[Dataset records]
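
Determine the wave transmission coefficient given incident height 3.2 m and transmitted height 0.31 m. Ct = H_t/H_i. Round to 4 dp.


Ct = H_t / H_i
Ct = 0.31 / 3.2
Ct = 0.0969

0.0969


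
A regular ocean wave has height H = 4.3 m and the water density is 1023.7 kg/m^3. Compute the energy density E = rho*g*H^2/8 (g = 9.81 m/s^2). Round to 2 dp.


E = (1/8) * rho * g * H^2
E = (1/8) * 1023.7 * 9.81 * 4.3^2
E = 0.125 * 1023.7 * 9.81 * 18.4900
E = 23210.72 J/m^2

23210.72


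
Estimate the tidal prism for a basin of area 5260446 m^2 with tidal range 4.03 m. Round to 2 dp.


Tidal prism = Area * Tidal range
P = 5260446 * 4.03
P = 21199597.38 m^3

21199597.38


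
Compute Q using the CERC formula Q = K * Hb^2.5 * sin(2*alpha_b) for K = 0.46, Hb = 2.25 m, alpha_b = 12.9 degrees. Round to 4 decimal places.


Q = K * Hb^2.5 * sin(2 * alpha_b)
Hb^2.5 = 2.25^2.5 = 7.593750
sin(2 * 12.9) = sin(25.8) = 0.435231
Q = 0.46 * 7.593750 * 0.435231
Q = 1.5203 m^3/s

1.5203


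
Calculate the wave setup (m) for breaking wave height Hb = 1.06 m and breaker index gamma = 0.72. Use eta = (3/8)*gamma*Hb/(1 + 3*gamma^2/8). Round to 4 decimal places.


eta = (3/8) * gamma * Hb / (1 + 3*gamma^2/8)
Numerator = (3/8) * 0.72 * 1.06 = 0.286200
Denominator = 1 + 3*0.72^2/8 = 1 + 0.194400 = 1.194400
eta = 0.286200 / 1.194400
eta = 0.2396 m

0.2396


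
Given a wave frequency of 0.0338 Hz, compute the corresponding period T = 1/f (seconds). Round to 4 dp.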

## Aim of the task
Could you copy out the data in full, exactly as it is written?

## Written response
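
Determine the wave transmission coefficient given incident height 3.2 m and transmitted height 0.31 m. Ct = H_t/H_i. Round to 4 dp.


Ct = H_t / H_i
Ct = 0.31 / 3.2
Ct = 0.0969

0.0969


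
A regular ocean wave has height H = 4.3 m and the water density is 1023.7 kg/m^3. Compute the energy density E = rho*g*H^2/8 (g = 9.81 m/s^2). Round to 2 dp.


E = (1/8) * rho * g * H^2
E = (1/8) * 1023.7 * 9.81 * 4.3^2
E = 0.125 * 1023.7 * 9.81 * 18.4900
E = 23210.72 J/m^2

23210.72


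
Estimate the tidal prism for a basin of area 5260446 m^2 with tidal range 4.03 m. Round to 2 dp.


Tidal prism = Area * Tidal range
P = 5260446 * 4.03
P = 21199597.38 m^3

21199597.38


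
Compute Q using the CERC formula Q = K * Hb^2.5 * sin(2*alpha_b) for K = 0.46, Hb = 2.25 m, alpha_b = 12.9 degrees. Round to 4 decimal places.


Q = K * Hb^2.5 * sin(2 * alpha_b)
Hb^2.5 = 2.25^2.5 = 7.593750
sin(2 * 12.9) = sin(25.8) = 0.435231
Q = 0.46 * 7.593750 * 0.435231
Q = 1.5203 m^3/s

1.5203


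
Calculate the wave setup (m) for breaking wave height Hb = 1.06 m and breaker index gamma = 0.72. Use eta = (3/8)*gamma*Hb/(1 + 3*gamma^2/8). Round to 4 decimal places.


eta = (3/8) * gamma * Hb / (1 + 3*gamma^2/8)
Numerator = (3/8) * 0.72 * 1.06 = 0.286200
Denominator = 1 + 3*0.72^2/8 = 1 + 0.194400 = 1.194400
eta = 0.286200 / 1.194400
eta = 0.2396 m

0.2396


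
Given a wave frequency of 0.0338 Hz, compute the corresponding period T = 1/f (seconds). Round to 4 dp.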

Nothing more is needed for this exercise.